Exercise aim » Your task is to output, without alteration, each line from the one containing "The inverse demand curve is P = 94" through the final line of the records below.

Records to use »

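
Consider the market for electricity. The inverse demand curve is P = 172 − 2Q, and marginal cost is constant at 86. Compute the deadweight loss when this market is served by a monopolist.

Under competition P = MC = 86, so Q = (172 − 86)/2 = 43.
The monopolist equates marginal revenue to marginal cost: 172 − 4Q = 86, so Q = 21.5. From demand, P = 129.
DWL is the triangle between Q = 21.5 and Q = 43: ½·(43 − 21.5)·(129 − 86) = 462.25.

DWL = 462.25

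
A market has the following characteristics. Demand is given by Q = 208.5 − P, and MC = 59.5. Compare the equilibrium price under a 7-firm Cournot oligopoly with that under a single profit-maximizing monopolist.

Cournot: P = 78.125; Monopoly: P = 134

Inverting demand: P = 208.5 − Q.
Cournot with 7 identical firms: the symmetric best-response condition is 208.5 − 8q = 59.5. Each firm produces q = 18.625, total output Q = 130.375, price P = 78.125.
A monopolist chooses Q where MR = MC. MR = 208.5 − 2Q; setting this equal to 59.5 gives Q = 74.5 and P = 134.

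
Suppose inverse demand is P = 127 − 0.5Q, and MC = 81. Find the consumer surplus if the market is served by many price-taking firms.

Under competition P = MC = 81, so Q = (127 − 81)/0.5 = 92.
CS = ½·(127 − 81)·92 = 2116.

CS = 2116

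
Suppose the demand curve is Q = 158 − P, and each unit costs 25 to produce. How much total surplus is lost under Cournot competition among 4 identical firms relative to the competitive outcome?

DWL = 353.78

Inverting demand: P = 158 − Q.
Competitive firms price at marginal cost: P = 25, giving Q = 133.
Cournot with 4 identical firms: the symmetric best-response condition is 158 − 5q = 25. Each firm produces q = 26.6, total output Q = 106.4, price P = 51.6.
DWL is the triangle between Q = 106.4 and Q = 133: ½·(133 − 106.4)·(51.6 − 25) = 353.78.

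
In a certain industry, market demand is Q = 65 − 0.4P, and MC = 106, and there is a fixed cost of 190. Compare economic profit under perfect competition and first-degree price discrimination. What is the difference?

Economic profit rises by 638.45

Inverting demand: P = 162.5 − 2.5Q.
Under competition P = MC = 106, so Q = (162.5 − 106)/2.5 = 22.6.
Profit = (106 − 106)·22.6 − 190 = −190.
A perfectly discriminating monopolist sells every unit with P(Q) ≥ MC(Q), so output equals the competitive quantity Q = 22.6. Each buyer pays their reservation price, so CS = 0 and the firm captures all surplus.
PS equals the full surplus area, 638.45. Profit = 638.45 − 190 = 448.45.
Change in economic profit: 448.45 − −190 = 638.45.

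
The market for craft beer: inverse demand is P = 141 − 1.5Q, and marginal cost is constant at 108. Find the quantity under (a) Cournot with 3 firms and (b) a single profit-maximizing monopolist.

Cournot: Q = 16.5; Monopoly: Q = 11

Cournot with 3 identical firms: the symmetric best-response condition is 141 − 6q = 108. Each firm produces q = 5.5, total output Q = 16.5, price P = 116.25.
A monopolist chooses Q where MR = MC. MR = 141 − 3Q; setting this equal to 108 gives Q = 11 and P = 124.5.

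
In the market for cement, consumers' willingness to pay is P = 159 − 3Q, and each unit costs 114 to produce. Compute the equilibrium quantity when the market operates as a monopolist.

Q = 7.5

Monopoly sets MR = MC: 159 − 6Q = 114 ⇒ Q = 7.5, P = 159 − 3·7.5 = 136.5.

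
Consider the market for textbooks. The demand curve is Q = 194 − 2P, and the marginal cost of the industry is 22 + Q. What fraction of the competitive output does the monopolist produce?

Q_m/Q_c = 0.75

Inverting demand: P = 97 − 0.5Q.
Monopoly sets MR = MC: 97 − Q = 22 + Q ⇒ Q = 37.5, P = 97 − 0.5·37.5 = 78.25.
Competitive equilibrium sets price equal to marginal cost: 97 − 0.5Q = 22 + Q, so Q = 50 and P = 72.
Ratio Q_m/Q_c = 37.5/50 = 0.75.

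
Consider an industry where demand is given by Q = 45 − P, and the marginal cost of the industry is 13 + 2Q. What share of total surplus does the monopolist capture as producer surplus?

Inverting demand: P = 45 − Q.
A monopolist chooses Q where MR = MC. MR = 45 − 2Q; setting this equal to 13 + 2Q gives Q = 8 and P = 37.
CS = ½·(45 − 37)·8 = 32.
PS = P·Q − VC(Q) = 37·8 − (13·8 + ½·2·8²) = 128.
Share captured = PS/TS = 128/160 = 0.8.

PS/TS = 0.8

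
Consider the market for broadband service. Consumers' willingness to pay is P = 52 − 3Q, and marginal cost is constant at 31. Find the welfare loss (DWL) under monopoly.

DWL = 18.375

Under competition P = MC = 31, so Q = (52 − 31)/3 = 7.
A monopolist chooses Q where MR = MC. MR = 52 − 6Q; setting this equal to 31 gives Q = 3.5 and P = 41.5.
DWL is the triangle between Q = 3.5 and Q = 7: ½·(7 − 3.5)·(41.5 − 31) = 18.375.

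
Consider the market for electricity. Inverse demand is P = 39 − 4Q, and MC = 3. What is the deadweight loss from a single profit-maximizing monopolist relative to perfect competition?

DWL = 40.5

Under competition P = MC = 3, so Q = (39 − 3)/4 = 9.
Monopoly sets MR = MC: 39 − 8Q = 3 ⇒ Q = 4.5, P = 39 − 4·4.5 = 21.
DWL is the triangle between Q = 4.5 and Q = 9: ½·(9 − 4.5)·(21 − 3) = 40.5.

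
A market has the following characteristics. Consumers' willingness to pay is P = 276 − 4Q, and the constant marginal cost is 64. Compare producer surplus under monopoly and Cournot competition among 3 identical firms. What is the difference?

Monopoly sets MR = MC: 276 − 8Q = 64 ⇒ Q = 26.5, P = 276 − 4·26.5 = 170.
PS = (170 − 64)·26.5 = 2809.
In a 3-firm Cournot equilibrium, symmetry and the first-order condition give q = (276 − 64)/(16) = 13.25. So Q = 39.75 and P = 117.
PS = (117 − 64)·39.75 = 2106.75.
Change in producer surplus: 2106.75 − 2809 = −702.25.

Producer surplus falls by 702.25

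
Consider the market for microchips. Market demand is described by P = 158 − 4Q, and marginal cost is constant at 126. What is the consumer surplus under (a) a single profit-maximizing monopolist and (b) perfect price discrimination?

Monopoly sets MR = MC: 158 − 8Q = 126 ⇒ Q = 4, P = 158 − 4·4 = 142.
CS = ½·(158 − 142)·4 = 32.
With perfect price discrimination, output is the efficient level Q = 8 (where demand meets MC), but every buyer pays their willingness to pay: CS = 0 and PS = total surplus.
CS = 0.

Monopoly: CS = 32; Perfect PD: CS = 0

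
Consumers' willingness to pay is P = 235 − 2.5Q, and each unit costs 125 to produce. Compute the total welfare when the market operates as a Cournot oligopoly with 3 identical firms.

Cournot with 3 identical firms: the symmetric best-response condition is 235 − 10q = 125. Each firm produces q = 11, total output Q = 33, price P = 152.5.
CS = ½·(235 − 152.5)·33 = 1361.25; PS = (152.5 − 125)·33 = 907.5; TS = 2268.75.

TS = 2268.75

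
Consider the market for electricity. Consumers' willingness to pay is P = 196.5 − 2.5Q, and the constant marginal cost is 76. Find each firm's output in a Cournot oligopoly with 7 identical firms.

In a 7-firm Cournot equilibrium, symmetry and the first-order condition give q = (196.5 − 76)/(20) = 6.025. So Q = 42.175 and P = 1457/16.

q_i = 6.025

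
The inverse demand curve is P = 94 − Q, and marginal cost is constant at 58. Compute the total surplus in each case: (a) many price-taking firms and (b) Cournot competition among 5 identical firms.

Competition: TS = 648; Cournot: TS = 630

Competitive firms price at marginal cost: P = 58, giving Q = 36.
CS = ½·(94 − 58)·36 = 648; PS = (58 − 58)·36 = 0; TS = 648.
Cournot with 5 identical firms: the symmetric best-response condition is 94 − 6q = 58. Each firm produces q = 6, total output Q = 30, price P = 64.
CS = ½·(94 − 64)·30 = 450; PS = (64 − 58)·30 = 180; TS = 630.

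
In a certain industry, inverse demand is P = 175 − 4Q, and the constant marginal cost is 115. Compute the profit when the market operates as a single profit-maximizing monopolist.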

Result of this task »
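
The inverse demand curve is P = 94 − Q, and marginal cost is constant at 58. Compute the total surplus in each case: (a) many price-taking firms and (b) Cournot competition among 5 identical firms.

Competition: TS = 648; Cournot: TS = 630

Competitive firms price at marginal cost: P = 58, giving Q = 36.
CS = ½·(94 − 58)·36 = 648; PS = (58 − 58)·36 = 0; TS = 648.
Cournot with 5 identical firms: the symmetric best-response condition is 94 − 6q = 58. Each firm produces q = 6, total output Q = 30, price P = 64.
CS = ½·(94 − 64)·30 = 450; PS = (64 − 58)·30 = 180; TS = 630.

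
In a certain industry, inverse demand is P = 175 − 4Q, and the constant marginal cost is 115. Compute the profit when the market operates as a single profit-maximizing monopolist.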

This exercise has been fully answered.